**BRIEF**. When you reach the line with "Consider an out-of-order" in the data below, begin printing lines exactly, and stop once the line with "DIV: latency 8 cycles" has been printed.

Saved data entries
+---+

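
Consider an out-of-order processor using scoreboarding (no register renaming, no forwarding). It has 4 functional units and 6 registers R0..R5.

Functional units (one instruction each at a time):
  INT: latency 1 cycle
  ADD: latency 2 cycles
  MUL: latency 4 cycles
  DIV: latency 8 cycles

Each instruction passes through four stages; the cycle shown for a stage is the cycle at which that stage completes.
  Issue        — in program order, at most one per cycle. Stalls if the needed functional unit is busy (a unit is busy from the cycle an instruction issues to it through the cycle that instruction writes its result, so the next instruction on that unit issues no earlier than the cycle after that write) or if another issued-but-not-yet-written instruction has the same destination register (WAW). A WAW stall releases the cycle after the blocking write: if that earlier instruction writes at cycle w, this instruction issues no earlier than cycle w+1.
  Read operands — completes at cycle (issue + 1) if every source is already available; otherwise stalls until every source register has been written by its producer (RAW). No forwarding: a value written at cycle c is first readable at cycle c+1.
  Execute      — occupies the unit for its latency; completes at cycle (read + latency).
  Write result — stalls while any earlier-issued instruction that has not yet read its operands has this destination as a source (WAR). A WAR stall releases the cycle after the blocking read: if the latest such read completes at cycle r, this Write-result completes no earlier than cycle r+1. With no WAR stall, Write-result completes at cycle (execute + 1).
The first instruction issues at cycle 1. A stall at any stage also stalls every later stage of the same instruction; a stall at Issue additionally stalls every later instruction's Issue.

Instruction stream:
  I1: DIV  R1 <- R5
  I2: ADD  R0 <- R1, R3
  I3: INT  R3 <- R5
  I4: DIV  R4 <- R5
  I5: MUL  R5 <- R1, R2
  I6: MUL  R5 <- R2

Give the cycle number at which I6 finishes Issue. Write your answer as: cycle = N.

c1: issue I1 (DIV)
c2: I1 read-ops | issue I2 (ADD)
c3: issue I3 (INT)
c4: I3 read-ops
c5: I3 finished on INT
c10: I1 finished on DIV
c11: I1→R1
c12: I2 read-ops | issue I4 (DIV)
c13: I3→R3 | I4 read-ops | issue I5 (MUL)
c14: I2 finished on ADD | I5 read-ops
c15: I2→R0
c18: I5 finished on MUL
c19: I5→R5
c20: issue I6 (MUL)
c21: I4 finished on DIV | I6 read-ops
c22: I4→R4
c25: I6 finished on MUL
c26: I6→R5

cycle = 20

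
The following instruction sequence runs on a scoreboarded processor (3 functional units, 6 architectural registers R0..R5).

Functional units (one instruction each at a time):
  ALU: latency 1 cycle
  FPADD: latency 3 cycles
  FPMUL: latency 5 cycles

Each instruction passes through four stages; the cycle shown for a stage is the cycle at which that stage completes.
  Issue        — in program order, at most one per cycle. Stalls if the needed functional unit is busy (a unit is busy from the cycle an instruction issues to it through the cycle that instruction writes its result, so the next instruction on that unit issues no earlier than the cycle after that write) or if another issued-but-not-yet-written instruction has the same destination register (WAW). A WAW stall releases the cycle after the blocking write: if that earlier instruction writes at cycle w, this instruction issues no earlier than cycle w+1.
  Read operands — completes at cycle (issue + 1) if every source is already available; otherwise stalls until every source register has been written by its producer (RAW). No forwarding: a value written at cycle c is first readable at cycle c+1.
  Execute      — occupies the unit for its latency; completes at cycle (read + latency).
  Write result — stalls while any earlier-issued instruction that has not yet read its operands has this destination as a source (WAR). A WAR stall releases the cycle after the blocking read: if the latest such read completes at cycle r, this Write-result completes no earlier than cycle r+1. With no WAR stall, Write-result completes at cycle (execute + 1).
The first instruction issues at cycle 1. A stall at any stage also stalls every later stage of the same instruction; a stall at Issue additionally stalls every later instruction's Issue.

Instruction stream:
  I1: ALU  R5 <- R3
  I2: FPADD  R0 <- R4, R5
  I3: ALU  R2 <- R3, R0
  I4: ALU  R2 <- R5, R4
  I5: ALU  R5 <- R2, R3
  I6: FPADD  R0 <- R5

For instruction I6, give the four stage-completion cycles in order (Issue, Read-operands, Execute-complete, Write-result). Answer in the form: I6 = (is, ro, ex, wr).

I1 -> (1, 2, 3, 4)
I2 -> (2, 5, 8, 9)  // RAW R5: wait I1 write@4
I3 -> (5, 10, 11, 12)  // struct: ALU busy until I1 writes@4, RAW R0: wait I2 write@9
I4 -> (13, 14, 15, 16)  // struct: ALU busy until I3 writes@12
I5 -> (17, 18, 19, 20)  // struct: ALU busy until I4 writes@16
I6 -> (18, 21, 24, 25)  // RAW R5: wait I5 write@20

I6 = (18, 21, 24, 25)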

+---+

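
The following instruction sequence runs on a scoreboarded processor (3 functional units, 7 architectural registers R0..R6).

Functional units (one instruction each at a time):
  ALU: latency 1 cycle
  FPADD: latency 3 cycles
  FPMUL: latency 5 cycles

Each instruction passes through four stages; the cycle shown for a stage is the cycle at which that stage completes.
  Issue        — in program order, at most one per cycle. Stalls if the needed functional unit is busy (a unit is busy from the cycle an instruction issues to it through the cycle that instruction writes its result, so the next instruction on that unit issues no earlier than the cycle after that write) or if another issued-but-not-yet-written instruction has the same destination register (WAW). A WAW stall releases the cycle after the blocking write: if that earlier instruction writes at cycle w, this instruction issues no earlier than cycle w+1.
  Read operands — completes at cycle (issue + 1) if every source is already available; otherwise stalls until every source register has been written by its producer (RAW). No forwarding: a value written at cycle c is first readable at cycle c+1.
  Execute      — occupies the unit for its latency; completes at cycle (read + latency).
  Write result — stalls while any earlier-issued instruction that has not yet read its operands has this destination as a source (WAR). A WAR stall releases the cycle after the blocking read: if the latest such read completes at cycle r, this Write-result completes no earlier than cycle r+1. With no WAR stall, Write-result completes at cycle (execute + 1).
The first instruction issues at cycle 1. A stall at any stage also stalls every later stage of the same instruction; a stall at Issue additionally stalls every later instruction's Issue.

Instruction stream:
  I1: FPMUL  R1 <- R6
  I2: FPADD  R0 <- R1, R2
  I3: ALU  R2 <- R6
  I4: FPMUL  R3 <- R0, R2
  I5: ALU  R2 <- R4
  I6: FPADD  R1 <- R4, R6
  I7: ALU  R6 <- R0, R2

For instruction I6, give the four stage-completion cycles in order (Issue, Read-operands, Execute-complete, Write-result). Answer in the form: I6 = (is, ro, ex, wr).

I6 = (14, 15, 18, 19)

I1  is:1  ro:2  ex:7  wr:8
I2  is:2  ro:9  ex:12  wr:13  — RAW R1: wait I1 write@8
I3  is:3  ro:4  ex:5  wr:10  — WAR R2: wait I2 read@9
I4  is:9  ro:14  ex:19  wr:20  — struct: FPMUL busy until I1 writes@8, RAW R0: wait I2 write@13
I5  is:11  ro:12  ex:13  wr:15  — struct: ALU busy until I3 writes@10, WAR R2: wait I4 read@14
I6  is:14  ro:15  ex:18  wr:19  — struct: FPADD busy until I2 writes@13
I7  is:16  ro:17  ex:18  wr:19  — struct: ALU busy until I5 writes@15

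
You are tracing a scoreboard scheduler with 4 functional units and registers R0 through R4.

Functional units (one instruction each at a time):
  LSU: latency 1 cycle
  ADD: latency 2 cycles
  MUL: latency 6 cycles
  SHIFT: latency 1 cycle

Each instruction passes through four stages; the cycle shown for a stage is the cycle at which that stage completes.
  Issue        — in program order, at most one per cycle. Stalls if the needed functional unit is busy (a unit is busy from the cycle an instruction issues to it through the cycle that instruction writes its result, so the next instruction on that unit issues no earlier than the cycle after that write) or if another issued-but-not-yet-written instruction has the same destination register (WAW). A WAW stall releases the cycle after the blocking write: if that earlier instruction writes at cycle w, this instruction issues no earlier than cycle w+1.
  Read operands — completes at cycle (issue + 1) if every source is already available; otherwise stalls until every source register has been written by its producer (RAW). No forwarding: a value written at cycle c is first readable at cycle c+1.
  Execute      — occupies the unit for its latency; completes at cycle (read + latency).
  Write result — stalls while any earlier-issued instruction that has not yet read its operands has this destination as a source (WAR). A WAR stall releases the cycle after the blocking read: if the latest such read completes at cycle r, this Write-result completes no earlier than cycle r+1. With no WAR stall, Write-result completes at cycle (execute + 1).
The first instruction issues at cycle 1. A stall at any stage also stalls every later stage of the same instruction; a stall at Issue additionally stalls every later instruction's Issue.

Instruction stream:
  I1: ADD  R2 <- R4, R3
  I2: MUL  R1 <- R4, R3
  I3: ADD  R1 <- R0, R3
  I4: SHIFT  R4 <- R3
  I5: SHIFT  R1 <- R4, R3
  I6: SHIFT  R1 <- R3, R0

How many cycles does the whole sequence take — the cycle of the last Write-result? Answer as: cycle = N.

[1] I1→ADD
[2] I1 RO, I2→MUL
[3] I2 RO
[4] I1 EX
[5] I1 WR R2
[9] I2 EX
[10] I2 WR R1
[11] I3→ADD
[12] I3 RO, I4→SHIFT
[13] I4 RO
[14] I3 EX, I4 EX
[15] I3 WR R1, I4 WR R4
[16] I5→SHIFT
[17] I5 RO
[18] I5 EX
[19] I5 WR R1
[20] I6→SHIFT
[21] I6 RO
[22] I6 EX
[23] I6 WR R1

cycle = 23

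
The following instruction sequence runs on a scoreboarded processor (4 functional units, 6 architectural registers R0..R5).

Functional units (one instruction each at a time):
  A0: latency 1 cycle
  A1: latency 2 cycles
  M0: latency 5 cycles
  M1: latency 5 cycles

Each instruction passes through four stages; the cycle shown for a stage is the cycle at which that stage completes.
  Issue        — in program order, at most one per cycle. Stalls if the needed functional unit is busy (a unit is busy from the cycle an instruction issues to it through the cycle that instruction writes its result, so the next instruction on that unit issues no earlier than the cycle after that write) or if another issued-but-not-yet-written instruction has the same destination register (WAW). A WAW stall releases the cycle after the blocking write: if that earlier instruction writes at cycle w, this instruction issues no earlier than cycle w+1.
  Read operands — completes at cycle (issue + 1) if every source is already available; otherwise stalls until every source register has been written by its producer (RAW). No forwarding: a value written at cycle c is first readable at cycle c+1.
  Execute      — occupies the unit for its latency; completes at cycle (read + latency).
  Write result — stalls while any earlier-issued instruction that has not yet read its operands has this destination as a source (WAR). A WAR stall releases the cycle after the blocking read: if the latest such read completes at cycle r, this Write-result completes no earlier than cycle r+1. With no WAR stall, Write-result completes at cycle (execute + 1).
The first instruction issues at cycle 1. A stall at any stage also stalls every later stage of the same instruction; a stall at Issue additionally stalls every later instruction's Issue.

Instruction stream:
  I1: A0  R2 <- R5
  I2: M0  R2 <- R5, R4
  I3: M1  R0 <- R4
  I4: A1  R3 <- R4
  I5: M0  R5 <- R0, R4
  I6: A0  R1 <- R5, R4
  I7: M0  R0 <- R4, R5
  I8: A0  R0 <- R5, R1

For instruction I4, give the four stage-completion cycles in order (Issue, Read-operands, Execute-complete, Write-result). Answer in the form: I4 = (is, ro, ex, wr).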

+---+

**RESPONSE FOR THIS EXERCISE**.
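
Consider an out-of-order processor using scoreboarding (no register renaming, no forwarding). It has 4 functional units and 6 registers R0..R5.

Functional units (one instruction each at a time):
  INT: latency 1 cycle
  ADD: latency 2 cycles
  MUL: latency 4 cycles
  DIV: latency 8 cycles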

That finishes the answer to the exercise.